*REQUIREMENT*
Select, from the data, each line where "zero" occurs.

*Dataset entries*
◇ ◇ ◇ ◇ ◇ ◇ ◇

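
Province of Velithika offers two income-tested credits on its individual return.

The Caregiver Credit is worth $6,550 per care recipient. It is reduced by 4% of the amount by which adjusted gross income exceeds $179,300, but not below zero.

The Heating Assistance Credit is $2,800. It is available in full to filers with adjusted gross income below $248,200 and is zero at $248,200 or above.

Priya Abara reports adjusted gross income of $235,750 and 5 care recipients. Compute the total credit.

$33,292

Caregiver Credit: base = 5 × $6,550 = $32,750. 4% of the $56,450 excess over $179,300 is $2,258; credit = $32,750 − $2,258 = $30,492.
Heating Assistance Credit: $235,750 is below the $248,200 cutoff, so the full $2,800 applies.
Total: $30,492 + $2,800 = $33,292.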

◇ ◇ ◇ ◇ ◇ ◇ ◇

*SOLUTION TO THE PROBLEM*
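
The Caregiver Credit is worth $6,550 per care recipient. It is reduced by 4% of the amount by which adjusted gross income exceeds $179,300, but not below zero.
The Heating Assistance Credit is $2,800. It is available in full to filers with adjusted gross income below $248,200 and is zero at $248,200 or above.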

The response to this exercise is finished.